== Work task ==
For this exercise, report every line of the material that includes "sequence".

== Data shown ==
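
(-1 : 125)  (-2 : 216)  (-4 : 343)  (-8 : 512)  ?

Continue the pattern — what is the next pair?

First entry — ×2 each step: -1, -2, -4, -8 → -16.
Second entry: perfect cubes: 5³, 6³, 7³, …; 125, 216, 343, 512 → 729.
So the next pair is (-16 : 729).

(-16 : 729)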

--

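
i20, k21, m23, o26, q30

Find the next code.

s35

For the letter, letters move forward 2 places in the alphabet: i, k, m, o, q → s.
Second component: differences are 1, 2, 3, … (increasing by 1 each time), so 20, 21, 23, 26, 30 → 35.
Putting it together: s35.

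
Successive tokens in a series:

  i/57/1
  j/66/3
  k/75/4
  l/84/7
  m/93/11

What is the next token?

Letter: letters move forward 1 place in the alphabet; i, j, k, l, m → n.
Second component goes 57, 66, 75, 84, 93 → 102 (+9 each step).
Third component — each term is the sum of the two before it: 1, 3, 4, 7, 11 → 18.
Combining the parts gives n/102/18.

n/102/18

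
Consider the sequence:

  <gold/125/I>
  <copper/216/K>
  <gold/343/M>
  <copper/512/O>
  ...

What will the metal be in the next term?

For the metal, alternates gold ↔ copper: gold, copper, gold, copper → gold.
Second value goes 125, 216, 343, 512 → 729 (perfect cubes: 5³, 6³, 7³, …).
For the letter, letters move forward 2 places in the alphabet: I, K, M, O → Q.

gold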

...

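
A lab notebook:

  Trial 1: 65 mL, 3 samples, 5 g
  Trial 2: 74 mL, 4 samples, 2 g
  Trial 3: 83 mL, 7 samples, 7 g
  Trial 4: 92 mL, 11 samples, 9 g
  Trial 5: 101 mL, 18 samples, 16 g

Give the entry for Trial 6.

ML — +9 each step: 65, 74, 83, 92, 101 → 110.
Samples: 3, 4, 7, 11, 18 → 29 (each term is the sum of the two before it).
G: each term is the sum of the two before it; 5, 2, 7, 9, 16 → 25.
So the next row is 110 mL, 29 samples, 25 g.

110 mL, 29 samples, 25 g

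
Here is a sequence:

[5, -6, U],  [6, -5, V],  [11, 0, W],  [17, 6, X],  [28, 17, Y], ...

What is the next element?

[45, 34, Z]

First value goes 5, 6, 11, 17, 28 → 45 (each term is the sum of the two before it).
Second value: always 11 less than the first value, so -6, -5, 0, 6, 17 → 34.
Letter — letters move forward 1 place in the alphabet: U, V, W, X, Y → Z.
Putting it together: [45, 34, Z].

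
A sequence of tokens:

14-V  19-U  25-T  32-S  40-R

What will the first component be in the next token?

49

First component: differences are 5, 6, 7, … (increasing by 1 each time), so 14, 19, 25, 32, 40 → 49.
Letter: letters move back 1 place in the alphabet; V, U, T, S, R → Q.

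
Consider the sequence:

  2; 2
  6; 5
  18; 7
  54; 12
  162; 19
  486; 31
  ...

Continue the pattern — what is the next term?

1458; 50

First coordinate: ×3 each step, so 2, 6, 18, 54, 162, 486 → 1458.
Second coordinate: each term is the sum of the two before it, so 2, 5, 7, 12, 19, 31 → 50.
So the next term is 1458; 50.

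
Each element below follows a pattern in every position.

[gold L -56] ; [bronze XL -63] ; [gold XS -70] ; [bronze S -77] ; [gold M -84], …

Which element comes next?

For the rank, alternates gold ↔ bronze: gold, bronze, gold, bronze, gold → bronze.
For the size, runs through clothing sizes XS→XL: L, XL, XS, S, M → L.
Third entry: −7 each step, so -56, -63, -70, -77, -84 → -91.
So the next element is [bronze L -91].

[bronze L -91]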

== Answer to the exercise ==
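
Consider the sequence:
Here is a sequence:
A sequence of tokens:
Consider the sequence: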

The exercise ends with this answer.